• _Stored data_
= = = =
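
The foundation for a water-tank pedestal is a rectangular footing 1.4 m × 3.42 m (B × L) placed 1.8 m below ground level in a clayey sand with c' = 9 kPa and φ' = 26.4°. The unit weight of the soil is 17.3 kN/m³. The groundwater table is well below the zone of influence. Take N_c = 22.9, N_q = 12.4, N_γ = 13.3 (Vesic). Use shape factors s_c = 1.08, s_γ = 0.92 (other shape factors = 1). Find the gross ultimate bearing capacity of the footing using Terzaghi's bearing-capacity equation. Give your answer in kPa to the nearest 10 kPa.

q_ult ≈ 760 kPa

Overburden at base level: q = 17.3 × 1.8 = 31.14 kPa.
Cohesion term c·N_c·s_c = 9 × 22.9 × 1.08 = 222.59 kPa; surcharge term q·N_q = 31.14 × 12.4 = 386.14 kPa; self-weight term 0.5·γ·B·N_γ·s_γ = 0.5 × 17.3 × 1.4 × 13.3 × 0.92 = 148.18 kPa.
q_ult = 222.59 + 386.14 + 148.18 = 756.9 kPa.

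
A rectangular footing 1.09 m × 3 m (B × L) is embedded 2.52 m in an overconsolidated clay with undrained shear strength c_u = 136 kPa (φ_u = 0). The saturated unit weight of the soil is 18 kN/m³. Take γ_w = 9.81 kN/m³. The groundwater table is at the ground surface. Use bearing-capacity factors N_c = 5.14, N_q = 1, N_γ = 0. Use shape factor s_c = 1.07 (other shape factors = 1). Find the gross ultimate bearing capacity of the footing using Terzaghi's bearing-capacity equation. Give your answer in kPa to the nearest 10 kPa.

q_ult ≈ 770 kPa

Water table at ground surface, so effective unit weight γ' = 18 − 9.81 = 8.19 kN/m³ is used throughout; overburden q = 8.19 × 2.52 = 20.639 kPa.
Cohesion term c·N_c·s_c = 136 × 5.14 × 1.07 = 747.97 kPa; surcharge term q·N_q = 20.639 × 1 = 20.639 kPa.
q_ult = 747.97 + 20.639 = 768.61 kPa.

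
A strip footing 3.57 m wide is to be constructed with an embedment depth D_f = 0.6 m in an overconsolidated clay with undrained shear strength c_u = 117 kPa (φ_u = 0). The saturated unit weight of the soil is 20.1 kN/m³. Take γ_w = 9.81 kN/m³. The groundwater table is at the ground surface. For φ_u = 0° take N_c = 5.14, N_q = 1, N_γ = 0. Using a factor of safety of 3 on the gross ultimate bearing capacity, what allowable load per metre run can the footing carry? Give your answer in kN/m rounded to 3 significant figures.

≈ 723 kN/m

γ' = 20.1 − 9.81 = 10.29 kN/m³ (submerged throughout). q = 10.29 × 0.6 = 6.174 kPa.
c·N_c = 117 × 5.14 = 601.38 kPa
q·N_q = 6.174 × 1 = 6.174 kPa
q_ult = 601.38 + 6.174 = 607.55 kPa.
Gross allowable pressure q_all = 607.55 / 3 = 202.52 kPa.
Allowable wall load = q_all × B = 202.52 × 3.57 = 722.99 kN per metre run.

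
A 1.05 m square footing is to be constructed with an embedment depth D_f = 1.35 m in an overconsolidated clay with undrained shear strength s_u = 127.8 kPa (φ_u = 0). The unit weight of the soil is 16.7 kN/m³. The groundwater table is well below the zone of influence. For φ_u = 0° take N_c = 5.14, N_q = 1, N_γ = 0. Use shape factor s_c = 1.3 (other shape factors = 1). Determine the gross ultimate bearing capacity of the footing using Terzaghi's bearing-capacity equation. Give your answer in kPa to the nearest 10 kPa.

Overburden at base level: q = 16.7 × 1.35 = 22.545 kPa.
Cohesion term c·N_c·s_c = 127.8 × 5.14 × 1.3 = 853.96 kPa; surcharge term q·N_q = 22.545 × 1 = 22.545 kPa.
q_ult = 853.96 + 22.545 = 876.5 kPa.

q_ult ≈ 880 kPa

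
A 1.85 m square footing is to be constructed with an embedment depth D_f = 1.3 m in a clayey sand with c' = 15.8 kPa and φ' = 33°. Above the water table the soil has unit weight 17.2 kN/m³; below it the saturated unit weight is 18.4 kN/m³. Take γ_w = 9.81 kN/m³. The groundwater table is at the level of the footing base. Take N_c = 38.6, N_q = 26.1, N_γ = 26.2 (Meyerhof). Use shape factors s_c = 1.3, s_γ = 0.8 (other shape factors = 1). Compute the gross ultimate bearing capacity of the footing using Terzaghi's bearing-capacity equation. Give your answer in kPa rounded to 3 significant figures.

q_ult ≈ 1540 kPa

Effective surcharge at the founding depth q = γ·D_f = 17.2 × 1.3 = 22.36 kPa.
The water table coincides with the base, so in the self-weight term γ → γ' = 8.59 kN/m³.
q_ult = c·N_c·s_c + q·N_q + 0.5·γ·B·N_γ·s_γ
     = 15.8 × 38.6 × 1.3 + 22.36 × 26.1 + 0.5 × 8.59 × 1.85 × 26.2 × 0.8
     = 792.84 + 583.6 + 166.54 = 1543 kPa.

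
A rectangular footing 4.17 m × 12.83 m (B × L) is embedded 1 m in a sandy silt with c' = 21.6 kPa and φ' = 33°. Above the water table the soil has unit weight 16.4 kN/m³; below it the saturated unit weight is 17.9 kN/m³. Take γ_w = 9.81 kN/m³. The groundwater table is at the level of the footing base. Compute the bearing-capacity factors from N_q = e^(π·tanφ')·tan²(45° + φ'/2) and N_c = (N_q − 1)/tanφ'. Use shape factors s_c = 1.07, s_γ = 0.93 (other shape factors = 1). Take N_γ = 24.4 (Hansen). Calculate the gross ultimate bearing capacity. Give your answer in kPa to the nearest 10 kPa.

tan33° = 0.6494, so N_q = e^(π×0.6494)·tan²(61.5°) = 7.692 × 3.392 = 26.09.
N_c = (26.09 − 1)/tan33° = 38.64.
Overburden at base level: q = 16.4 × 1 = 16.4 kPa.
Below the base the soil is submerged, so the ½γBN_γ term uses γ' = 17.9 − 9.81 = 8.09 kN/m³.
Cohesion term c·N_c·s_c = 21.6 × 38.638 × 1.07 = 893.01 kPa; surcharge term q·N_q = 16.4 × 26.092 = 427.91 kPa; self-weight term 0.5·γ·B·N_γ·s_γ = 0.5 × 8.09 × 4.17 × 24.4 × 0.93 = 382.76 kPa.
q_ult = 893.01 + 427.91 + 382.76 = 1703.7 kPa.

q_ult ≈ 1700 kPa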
= = = =
• _AIM OF THE EXERCISE_
Complete, exact output of the records is expected.

• _RESULT_
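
The foundation for a water-tank pedestal is a rectangular footing 1.4 m × 3.42 m (B × L) placed 1.8 m below ground level in a clayey sand with c' = 9 kPa and φ' = 26.4°. The unit weight of the soil is 17.3 kN/m³. The groundwater table is well below the zone of influence. Take N_c = 22.9, N_q = 12.4, N_γ = 13.3 (Vesic). Use shape factors s_c = 1.08, s_γ = 0.92 (other shape factors = 1). Find the gross ultimate bearing capacity of the footing using Terzaghi's bearing-capacity equation. Give your answer in kPa to the nearest 10 kPa.

q_ult ≈ 760 kPa

Overburden at base level: q = 17.3 × 1.8 = 31.14 kPa.
Cohesion term c·N_c·s_c = 9 × 22.9 × 1.08 = 222.59 kPa; surcharge term q·N_q = 31.14 × 12.4 = 386.14 kPa; self-weight term 0.5·γ·B·N_γ·s_γ = 0.5 × 17.3 × 1.4 × 13.3 × 0.92 = 148.18 kPa.
q_ult = 222.59 + 386.14 + 148.18 = 756.9 kPa.

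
A rectangular footing 1.09 m × 3 m (B × L) is embedded 2.52 m in an overconsolidated clay with undrained shear strength c_u = 136 kPa (φ_u = 0). The saturated unit weight of the soil is 18 kN/m³. Take γ_w = 9.81 kN/m³. The groundwater table is at the ground surface. Use bearing-capacity factors N_c = 5.14, N_q = 1, N_γ = 0. Use shape factor s_c = 1.07 (other shape factors = 1). Find the gross ultimate bearing capacity of the footing using Terzaghi's bearing-capacity equation. Give your answer in kPa to the nearest 10 kPa.

q_ult ≈ 770 kPa

Water table at ground surface, so effective unit weight γ' = 18 − 9.81 = 8.19 kN/m³ is used throughout; overburden q = 8.19 × 2.52 = 20.639 kPa.
Cohesion term c·N_c·s_c = 136 × 5.14 × 1.07 = 747.97 kPa; surcharge term q·N_q = 20.639 × 1 = 20.639 kPa.
q_ult = 747.97 + 20.639 = 768.61 kPa.

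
A strip footing 3.57 m wide is to be constructed with an embedment depth D_f = 0.6 m in an overconsolidated clay with undrained shear strength c_u = 117 kPa (φ_u = 0). The saturated unit weight of the soil is 20.1 kN/m³. Take γ_w = 9.81 kN/m³. The groundwater table is at the ground surface. For φ_u = 0° take N_c = 5.14, N_q = 1, N_γ = 0. Using a factor of safety of 3 on the gross ultimate bearing capacity, what allowable load per metre run can the footing carry? Give your answer in kN/m rounded to 3 significant figures.

≈ 723 kN/m

γ' = 20.1 − 9.81 = 10.29 kN/m³ (submerged throughout). q = 10.29 × 0.6 = 6.174 kPa.
c·N_c = 117 × 5.14 = 601.38 kPa
q·N_q = 6.174 × 1 = 6.174 kPa
q_ult = 601.38 + 6.174 = 607.55 kPa.
Gross allowable pressure q_all = 607.55 / 3 = 202.52 kPa.
Allowable wall load = q_all × B = 202.52 × 3.57 = 722.99 kN per metre run.

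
A 1.05 m square footing is to be constructed with an embedment depth D_f = 1.35 m in an overconsolidated clay with undrained shear strength s_u = 127.8 kPa (φ_u = 0). The unit weight of the soil is 16.7 kN/m³. The groundwater table is well below the zone of influence. For φ_u = 0° take N_c = 5.14, N_q = 1, N_γ = 0. Use shape factor s_c = 1.3 (other shape factors = 1). Determine the gross ultimate bearing capacity of the footing using Terzaghi's bearing-capacity equation. Give your answer in kPa to the nearest 10 kPa.

Overburden at base level: q = 16.7 × 1.35 = 22.545 kPa.
Cohesion term c·N_c·s_c = 127.8 × 5.14 × 1.3 = 853.96 kPa; surcharge term q·N_q = 22.545 × 1 = 22.545 kPa.
q_ult = 853.96 + 22.545 = 876.5 kPa.

q_ult ≈ 880 kPa

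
A 1.85 m square footing is to be constructed with an embedment depth D_f = 1.3 m in a clayey sand with c' = 15.8 kPa and φ' = 33°. Above the water table the soil has unit weight 17.2 kN/m³; below it the saturated unit weight is 18.4 kN/m³. Take γ_w = 9.81 kN/m³. The groundwater table is at the level of the footing base. Take N_c = 38.6, N_q = 26.1, N_γ = 26.2 (Meyerhof). Use shape factors s_c = 1.3, s_γ = 0.8 (other shape factors = 1). Compute the gross ultimate bearing capacity of the footing using Terzaghi's bearing-capacity equation. Give your answer in kPa rounded to 3 significant figures.

q_ult ≈ 1540 kPa

Effective surcharge at the founding depth q = γ·D_f = 17.2 × 1.3 = 22.36 kPa.
The water table coincides with the base, so in the self-weight term γ → γ' = 8.59 kN/m³.
q_ult = c·N_c·s_c + q·N_q + 0.5·γ·B·N_γ·s_γ
     = 15.8 × 38.6 × 1.3 + 22.36 × 26.1 + 0.5 × 8.59 × 1.85 × 26.2 × 0.8
     = 792.84 + 583.6 + 166.54 = 1543 kPa.

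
A rectangular footing 4.17 m × 12.83 m (B × L) is embedded 1 m in a sandy silt with c' = 21.6 kPa and φ' = 33°. Above the water table the soil has unit weight 16.4 kN/m³; below it the saturated unit weight is 17.9 kN/m³. Take γ_w = 9.81 kN/m³. The groundwater table is at the level of the footing base. Compute the bearing-capacity factors from N_q = e^(π·tanφ')·tan²(45° + φ'/2) and N_c = (N_q − 1)/tanφ'. Use shape factors s_c = 1.07, s_γ = 0.93 (other shape factors = 1). Take N_γ = 24.4 (Hansen). Calculate the gross ultimate bearing capacity. Give your answer in kPa to the nearest 10 kPa.

tan33° = 0.6494, so N_q = e^(π×0.6494)·tan²(61.5°) = 7.692 × 3.392 = 26.09.
N_c = (26.09 − 1)/tan33° = 38.64.
Overburden at base level: q = 16.4 × 1 = 16.4 kPa.
Below the base the soil is submerged, so the ½γBN_γ term uses γ' = 17.9 − 9.81 = 8.09 kN/m³.
Cohesion term c·N_c·s_c = 21.6 × 38.638 × 1.07 = 893.01 kPa; surcharge term q·N_q = 16.4 × 26.092 = 427.91 kPa; self-weight term 0.5·γ·B·N_γ·s_γ = 0.5 × 8.09 × 4.17 × 24.4 × 0.93 = 382.76 kPa.
q_ult = 893.01 + 427.91 + 382.76 = 1703.7 kPa.

q_ult ≈ 1700 kPa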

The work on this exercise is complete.